(Stored items)
--- START ---

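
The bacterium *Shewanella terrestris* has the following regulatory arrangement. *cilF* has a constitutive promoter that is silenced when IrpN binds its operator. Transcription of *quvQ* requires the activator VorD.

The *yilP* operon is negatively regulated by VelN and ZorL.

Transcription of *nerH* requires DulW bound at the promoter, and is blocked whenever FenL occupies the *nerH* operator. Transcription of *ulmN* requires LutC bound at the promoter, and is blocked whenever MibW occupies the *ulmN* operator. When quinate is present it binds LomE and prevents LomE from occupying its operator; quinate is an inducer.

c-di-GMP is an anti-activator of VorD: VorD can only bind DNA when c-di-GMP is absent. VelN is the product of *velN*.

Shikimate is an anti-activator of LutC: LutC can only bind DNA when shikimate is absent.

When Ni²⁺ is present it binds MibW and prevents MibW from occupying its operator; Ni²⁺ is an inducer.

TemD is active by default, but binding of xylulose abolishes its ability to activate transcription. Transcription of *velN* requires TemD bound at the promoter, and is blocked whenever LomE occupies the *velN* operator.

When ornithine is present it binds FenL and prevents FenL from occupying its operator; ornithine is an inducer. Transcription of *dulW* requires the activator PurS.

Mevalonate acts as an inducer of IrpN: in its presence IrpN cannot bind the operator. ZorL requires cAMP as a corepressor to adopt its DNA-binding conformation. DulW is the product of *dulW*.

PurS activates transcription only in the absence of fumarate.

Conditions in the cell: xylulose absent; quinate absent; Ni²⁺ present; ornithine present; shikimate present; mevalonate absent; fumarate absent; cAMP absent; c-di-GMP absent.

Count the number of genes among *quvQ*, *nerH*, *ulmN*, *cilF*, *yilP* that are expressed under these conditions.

c-di-GMP is absent, so VorD is active.
No repressor is bound and VorD is active, so *quvQ* is transcribed.
→ *quvQ* is ON.
Fumarate is absent, so PurS is active.
No repressor is bound and PurS is active, so *dulW* is transcribed.
So DulW is produced and active.
Ornithine is present, so FenL is inactive.
No repressor is bound and DulW is active, so *nerH* is transcribed.
→ *nerH* is ON.
Shikimate is present, so LutC is inactive.
Ni²⁺ is present, so MibW is inactive.
Required activator LutC is absent, so *ulmN* is not transcribed.
→ *ulmN* is OFF.
Mevalonate is absent, so IrpN is active.
With repressor IrpN bound, *cilF* is not transcribed.
→ *cilF* is OFF.
Xylulose is absent, so TemD is active.
Quinate is absent, so LomE is active.
With repressor LomE bound, *velN* is not transcribed.
So VelN is not produced.
cAMP is absent, so ZorL is inactive.
With no repressor bound, *yilP* is transcribed.
→ *yilP* is ON.
3 of the 5 genes are transcribed.

3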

--- END ---

• Exercise brief: Repeat the full set of records exactly.

• Task result:
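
The bacterium *Shewanella terrestris* has the following regulatory arrangement. *cilF* has a constitutive promoter that is silenced when IrpN binds its operator. Transcription of *quvQ* requires the activator VorD.

The *yilP* operon is negatively regulated by VelN and ZorL.

Transcription of *nerH* requires DulW bound at the promoter, and is blocked whenever FenL occupies the *nerH* operator. Transcription of *ulmN* requires LutC bound at the promoter, and is blocked whenever MibW occupies the *ulmN* operator. When quinate is present it binds LomE and prevents LomE from occupying its operator; quinate is an inducer.

c-di-GMP is an anti-activator of VorD: VorD can only bind DNA when c-di-GMP is absent. VelN is the product of *velN*.

Shikimate is an anti-activator of LutC: LutC can only bind DNA when shikimate is absent.

When Ni²⁺ is present it binds MibW and prevents MibW from occupying its operator; Ni²⁺ is an inducer.

TemD is active by default, but binding of xylulose abolishes its ability to activate transcription. Transcription of *velN* requires TemD bound at the promoter, and is blocked whenever LomE occupies the *velN* operator.

When ornithine is present it binds FenL and prevents FenL from occupying its operator; ornithine is an inducer. Transcription of *dulW* requires the activator PurS.

Mevalonate acts as an inducer of IrpN: in its presence IrpN cannot bind the operator. ZorL requires cAMP as a corepressor to adopt its DNA-binding conformation. DulW is the product of *dulW*.

PurS activates transcription only in the absence of fumarate.

Conditions in the cell: xylulose absent; quinate absent; Ni²⁺ present; ornithine present; shikimate present; mevalonate absent; fumarate absent; cAMP absent; c-di-GMP absent.

Count the number of genes among *quvQ*, *nerH*, *ulmN*, *cilF*, *yilP* that are expressed under these conditions.

c-di-GMP is absent, so VorD is active.
No repressor is bound and VorD is active, so *quvQ* is transcribed.
→ *quvQ* is ON.
Fumarate is absent, so PurS is active.
No repressor is bound and PurS is active, so *dulW* is transcribed.
So DulW is produced and active.
Ornithine is present, so FenL is inactive.
No repressor is bound and DulW is active, so *nerH* is transcribed.
→ *nerH* is ON.
Shikimate is present, so LutC is inactive.
Ni²⁺ is present, so MibW is inactive.
Required activator LutC is absent, so *ulmN* is not transcribed.
→ *ulmN* is OFF.
Mevalonate is absent, so IrpN is active.
With repressor IrpN bound, *cilF* is not transcribed.
→ *cilF* is OFF.
Xylulose is absent, so TemD is active.
Quinate is absent, so LomE is active.
With repressor LomE bound, *velN* is not transcribed.
So VelN is not produced.
cAMP is absent, so ZorL is inactive.
With no repressor bound, *yilP* is transcribed.
→ *yilP* is ON.
3 of the 5 genes are transcribed.

3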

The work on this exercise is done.